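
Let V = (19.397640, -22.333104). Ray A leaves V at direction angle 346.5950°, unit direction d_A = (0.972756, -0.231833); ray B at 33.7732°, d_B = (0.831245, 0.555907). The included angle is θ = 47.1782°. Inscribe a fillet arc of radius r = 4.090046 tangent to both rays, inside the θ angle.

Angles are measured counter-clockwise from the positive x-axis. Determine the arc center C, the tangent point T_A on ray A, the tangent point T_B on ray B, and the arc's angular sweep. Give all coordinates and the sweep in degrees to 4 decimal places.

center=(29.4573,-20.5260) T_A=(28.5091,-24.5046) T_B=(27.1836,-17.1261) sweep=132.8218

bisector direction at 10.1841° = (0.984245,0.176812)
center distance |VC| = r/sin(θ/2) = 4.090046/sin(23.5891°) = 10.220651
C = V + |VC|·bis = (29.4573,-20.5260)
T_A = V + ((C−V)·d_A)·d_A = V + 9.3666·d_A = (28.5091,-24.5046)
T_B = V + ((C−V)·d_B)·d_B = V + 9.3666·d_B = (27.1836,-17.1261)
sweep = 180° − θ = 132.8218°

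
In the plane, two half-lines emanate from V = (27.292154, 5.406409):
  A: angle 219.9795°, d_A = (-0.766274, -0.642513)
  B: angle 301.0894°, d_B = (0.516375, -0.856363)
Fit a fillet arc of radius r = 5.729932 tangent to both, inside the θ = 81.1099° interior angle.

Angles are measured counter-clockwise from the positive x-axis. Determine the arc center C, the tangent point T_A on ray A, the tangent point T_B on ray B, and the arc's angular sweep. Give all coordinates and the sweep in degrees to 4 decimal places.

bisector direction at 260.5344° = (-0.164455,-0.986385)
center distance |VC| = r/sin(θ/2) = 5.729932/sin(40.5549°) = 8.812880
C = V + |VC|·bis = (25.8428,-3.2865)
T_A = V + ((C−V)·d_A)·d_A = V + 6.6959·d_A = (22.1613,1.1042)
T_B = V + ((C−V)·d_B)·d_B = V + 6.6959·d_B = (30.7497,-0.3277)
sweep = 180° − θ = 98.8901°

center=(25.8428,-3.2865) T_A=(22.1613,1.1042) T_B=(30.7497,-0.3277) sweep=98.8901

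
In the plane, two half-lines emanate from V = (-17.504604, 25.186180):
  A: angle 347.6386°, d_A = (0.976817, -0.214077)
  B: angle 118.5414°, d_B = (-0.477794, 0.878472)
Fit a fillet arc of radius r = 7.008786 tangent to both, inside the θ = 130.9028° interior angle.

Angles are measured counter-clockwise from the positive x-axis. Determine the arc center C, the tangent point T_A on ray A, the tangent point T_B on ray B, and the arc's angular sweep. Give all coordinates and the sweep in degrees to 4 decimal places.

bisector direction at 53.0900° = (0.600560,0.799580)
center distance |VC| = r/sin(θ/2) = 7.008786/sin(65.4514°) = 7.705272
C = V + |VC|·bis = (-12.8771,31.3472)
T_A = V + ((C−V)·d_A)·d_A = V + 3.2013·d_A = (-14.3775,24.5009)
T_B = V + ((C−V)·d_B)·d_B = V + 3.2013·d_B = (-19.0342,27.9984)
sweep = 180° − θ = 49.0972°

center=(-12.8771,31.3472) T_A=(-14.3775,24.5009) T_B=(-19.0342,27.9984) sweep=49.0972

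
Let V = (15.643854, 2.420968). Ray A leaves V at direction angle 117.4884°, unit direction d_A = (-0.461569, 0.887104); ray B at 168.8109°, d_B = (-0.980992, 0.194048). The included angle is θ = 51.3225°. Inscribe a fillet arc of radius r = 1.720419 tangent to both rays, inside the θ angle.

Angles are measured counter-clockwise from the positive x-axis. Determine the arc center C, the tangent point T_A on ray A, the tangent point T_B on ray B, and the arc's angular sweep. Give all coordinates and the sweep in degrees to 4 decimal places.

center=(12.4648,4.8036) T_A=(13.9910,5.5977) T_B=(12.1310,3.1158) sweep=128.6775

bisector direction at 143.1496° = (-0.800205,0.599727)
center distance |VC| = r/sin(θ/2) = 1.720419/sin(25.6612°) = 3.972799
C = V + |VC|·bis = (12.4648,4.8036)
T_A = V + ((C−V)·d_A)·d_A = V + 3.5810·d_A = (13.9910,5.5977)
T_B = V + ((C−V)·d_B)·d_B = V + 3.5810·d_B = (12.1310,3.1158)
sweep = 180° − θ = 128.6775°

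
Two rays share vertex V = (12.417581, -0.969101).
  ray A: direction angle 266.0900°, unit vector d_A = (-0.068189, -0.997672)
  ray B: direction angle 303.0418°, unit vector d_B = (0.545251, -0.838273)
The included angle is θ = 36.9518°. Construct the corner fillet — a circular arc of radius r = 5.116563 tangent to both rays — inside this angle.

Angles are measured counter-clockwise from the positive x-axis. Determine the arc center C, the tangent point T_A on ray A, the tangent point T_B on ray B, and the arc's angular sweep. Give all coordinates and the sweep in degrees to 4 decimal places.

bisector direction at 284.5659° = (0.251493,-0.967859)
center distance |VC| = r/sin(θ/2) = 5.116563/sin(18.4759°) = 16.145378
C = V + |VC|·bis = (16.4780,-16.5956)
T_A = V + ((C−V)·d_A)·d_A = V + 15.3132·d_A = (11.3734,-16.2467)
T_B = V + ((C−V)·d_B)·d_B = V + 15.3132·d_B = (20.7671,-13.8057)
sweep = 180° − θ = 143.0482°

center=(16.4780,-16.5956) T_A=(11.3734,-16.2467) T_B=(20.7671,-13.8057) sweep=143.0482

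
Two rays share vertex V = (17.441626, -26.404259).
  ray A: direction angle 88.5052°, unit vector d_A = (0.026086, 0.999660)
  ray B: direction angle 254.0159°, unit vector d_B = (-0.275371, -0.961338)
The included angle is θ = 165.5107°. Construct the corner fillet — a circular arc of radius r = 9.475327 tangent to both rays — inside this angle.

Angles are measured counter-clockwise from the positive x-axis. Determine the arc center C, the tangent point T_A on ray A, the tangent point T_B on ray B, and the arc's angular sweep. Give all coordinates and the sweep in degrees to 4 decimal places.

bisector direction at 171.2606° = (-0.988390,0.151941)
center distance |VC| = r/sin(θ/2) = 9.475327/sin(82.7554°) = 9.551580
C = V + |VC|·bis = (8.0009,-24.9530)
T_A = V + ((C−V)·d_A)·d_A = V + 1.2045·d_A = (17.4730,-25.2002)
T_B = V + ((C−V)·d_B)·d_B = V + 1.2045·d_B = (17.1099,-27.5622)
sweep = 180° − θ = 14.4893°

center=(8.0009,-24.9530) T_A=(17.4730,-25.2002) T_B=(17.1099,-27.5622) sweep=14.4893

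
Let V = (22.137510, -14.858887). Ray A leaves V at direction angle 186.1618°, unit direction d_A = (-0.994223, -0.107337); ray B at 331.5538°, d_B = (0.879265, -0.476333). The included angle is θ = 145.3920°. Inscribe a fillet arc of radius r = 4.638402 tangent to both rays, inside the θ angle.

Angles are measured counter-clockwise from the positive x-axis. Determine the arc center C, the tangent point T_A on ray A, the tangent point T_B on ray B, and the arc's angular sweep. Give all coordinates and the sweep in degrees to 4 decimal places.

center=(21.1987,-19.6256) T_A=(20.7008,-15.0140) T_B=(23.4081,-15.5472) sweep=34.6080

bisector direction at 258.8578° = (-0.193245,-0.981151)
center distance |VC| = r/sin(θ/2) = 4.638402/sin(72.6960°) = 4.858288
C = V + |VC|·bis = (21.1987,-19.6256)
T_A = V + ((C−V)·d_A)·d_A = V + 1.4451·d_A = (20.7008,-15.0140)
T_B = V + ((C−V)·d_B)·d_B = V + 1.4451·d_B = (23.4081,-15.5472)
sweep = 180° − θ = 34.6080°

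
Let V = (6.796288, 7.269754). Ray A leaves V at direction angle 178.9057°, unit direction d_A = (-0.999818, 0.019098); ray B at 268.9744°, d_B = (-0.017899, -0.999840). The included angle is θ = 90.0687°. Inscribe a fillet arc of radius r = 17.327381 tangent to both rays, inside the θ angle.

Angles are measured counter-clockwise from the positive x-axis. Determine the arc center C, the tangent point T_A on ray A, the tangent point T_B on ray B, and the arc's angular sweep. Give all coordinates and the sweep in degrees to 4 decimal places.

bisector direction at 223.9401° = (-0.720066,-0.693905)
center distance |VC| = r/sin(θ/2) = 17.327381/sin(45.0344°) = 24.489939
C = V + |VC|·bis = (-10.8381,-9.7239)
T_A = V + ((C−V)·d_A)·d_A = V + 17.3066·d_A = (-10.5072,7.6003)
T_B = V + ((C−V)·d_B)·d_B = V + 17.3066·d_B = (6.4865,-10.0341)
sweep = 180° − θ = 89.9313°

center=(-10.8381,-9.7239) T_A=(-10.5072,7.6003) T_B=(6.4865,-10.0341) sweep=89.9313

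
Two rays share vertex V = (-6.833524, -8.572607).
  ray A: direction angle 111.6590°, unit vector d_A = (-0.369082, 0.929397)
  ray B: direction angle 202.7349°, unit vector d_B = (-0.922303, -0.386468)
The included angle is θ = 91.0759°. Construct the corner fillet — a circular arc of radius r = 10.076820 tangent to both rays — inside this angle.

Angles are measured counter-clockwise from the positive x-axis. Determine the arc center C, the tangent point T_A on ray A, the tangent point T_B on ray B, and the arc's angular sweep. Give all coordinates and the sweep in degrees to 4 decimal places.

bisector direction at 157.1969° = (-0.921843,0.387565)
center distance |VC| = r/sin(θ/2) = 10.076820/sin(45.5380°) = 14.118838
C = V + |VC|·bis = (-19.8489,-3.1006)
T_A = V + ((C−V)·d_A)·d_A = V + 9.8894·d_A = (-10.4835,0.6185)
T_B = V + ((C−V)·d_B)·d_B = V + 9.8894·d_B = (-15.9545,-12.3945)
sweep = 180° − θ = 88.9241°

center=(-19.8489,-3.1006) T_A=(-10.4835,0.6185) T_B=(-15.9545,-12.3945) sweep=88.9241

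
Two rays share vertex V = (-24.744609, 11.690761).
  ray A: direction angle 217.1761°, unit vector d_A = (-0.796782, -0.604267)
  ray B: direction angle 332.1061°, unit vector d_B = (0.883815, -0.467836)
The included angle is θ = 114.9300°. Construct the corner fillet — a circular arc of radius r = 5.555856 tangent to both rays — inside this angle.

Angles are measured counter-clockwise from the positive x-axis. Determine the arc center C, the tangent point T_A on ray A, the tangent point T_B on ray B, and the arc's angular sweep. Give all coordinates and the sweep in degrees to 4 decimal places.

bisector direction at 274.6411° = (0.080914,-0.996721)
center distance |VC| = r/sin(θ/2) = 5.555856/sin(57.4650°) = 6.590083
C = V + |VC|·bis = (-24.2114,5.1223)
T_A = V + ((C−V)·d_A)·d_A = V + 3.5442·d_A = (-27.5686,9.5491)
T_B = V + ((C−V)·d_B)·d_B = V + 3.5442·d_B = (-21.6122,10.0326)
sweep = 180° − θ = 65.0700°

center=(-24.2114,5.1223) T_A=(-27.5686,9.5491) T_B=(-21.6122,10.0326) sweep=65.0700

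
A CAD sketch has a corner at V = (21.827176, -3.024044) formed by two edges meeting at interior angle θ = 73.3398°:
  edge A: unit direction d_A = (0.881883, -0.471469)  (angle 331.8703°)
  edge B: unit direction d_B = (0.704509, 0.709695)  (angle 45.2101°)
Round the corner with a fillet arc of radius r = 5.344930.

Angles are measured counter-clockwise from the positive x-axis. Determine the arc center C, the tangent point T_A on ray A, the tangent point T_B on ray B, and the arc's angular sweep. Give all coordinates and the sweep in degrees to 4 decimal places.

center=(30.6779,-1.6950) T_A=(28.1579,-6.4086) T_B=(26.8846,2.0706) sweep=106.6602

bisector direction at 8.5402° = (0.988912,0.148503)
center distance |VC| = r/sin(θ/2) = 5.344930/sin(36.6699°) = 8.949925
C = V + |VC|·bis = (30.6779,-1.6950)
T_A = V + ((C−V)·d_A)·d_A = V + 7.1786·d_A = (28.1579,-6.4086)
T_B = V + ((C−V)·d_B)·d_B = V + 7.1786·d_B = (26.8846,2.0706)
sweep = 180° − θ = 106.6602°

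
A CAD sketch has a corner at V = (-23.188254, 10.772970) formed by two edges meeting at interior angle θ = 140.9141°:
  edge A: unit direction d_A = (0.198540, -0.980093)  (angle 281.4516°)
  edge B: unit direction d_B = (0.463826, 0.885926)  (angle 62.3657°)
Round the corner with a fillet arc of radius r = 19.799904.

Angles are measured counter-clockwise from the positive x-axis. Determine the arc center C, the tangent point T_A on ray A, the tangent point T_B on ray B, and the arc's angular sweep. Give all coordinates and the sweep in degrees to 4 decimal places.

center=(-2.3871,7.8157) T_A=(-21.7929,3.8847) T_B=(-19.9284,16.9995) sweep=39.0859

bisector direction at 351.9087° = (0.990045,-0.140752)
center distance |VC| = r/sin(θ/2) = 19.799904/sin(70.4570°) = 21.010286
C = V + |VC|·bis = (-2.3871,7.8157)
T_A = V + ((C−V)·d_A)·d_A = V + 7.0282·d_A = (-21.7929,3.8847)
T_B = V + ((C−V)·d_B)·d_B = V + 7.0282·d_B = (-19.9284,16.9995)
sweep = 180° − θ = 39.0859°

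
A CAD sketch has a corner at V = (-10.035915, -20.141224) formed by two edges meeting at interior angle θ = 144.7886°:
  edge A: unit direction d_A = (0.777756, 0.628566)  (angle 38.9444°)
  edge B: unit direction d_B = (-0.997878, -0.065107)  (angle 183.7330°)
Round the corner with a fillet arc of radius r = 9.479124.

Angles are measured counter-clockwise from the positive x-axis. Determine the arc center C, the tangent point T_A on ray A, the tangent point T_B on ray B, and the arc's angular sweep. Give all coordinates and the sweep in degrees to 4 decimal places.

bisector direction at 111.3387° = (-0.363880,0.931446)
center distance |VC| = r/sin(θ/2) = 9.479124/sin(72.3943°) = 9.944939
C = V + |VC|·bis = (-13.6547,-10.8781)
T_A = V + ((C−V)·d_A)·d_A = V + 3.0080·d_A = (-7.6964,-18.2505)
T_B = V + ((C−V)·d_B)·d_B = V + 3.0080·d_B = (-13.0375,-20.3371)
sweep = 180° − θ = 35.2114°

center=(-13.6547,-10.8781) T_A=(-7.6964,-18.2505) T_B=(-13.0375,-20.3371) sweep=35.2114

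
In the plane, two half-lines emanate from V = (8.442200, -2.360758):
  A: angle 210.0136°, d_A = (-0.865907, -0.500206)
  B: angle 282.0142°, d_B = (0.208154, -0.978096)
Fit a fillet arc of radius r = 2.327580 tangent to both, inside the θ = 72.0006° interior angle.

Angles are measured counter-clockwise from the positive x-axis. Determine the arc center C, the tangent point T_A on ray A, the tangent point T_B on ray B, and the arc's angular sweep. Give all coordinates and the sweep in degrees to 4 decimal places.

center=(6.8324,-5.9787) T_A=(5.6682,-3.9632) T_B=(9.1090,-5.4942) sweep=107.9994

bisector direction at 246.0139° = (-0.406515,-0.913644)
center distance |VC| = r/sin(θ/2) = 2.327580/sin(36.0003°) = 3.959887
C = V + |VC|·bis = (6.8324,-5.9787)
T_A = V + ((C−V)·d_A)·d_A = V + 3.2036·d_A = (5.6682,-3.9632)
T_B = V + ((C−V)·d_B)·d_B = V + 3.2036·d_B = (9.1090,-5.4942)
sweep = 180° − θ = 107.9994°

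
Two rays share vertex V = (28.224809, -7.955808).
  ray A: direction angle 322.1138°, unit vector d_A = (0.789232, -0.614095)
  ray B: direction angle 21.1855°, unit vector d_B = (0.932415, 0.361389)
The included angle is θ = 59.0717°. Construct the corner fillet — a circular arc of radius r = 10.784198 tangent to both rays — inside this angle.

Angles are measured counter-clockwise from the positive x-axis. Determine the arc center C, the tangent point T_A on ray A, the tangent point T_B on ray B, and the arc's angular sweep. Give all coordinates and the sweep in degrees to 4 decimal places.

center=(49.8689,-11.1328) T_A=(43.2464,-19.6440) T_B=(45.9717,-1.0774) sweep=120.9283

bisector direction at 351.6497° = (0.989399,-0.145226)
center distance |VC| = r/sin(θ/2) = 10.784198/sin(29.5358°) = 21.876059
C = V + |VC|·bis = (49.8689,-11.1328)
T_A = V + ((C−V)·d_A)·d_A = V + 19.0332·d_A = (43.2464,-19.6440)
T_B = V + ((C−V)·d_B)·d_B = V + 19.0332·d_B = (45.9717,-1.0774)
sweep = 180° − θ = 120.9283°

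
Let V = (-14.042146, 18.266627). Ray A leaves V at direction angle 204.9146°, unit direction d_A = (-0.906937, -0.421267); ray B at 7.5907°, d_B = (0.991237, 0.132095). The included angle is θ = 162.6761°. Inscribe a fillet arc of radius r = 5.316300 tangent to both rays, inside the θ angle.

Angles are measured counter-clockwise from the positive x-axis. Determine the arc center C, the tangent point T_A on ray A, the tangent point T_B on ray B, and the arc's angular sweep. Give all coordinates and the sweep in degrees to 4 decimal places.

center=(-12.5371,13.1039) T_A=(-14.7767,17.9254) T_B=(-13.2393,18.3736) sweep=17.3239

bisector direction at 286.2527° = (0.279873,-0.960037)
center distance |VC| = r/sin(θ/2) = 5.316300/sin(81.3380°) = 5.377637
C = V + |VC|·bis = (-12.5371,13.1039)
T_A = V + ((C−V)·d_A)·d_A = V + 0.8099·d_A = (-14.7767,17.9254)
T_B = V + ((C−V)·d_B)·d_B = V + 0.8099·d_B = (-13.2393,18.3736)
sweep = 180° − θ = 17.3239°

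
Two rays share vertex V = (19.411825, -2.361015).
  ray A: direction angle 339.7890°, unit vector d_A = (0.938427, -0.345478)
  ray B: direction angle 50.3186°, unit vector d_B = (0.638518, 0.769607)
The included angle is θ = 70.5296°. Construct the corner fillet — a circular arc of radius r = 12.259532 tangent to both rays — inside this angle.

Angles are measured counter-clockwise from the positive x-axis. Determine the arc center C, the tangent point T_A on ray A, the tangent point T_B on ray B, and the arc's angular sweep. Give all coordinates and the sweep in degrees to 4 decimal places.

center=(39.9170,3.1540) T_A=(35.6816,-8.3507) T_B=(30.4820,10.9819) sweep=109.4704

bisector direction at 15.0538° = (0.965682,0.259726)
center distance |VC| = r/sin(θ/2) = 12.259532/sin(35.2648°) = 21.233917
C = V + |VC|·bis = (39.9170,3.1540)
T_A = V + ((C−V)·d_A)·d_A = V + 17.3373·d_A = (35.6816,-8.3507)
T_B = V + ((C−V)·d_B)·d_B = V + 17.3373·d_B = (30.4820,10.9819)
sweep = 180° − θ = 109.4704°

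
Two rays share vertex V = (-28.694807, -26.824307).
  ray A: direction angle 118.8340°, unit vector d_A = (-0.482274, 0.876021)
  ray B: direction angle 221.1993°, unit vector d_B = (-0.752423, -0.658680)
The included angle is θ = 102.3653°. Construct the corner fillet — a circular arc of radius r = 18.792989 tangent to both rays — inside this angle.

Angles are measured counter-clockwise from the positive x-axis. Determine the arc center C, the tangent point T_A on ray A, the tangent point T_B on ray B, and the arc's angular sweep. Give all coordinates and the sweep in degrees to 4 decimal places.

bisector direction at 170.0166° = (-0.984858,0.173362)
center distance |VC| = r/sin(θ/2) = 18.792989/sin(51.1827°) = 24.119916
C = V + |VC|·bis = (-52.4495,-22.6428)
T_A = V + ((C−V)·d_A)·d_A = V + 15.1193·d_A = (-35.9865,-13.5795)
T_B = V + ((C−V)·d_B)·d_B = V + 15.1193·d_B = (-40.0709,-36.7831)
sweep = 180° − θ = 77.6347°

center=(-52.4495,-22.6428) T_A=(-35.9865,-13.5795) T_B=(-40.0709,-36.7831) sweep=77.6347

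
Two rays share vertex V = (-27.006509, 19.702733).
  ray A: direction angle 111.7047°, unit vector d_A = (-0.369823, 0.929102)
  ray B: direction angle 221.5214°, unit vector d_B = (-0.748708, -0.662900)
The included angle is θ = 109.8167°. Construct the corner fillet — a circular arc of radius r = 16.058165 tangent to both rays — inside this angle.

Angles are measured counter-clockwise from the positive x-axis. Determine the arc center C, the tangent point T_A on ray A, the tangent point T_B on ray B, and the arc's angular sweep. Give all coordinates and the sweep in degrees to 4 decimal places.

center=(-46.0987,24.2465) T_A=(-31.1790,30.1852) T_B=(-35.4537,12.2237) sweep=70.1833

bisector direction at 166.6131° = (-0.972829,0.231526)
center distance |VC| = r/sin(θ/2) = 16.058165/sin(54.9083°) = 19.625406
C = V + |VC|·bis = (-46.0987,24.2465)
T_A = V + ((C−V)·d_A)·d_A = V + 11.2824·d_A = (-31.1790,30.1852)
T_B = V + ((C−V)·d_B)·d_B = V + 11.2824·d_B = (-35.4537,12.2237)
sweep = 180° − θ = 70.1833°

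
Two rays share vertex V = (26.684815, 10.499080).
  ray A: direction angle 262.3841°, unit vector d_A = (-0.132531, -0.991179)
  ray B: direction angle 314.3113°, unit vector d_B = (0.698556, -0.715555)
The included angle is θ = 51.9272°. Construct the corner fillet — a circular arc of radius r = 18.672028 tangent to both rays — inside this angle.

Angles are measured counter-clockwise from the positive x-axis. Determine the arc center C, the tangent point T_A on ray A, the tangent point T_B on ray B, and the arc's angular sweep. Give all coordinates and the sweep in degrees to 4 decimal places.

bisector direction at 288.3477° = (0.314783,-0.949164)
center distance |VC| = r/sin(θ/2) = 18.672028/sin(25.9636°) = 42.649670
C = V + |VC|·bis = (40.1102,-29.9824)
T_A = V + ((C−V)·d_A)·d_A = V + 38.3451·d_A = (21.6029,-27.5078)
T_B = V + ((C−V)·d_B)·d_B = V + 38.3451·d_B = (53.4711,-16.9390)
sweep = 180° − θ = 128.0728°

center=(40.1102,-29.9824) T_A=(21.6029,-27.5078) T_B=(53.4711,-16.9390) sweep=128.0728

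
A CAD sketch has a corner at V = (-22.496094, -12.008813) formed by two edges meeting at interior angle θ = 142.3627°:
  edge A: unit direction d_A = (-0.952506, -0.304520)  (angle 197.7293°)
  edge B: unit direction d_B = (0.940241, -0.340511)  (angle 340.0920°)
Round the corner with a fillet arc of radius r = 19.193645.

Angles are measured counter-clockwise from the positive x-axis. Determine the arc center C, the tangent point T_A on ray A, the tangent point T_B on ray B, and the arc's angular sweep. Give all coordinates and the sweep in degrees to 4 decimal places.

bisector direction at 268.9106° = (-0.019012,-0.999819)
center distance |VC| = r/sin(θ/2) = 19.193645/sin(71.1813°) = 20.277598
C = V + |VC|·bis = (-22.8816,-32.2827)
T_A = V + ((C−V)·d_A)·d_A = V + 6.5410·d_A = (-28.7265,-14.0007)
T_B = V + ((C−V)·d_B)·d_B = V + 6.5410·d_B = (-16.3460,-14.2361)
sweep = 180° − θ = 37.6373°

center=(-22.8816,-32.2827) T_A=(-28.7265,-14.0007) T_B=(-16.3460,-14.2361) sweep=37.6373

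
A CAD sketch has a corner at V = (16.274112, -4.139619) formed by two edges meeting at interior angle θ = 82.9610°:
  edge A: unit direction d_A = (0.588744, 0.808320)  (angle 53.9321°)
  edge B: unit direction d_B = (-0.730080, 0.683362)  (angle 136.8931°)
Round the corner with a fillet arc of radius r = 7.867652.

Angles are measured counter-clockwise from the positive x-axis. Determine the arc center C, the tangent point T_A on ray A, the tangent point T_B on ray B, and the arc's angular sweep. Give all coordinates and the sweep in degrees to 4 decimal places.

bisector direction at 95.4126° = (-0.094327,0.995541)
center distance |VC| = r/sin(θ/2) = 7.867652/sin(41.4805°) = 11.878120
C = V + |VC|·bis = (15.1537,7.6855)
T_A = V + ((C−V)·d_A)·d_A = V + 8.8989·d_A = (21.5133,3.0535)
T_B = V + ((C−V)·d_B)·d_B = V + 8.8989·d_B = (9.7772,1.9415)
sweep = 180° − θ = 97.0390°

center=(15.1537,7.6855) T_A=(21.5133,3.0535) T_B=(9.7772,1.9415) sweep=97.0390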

###

#### [Work to complete]
Looking at the records above, state the number of lines where the word "emanate" occurs, and write nothing beyond it.

#### [Reply]
3